Copy out the records below exactly as they appear.

──────── SUPPLIED MATERIAL ────────

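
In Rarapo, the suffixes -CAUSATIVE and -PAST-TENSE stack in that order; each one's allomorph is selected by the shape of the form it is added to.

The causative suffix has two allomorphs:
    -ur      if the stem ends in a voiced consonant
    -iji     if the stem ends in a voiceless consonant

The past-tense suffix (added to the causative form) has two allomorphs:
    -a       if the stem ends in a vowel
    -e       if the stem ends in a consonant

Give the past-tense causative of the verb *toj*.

tojure

*toj*: final consonant = /j/, voiced → -ur → *tojur*.
Since the final sound of the causative form *tojur* is /r/ (a consonant), it takes -e, giving *tojure*.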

────────

(RESPONSE AREA)
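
In Rarapo, the suffixes -CAUSATIVE and -PAST-TENSE stack in that order; each one's allomorph is selected by the shape of the form it is added to.

The causative suffix has two allomorphs:
    -ur      if the stem ends in a voiced consonant
    -iji     if the stem ends in a voiceless consonant

The past-tense suffix (added to the causative form) has two allomorphs:
    -a       if the stem ends in a vowel
    -e       if the stem ends in a consonant

Give the past-tense causative of the verb *toj*.

tojure

*toj*: final consonant = /j/, voiced → -ur → *tojur*.
Since the final sound of the causative form *tojur* is /r/ (a consonant), it takes -e, giving *tojure*.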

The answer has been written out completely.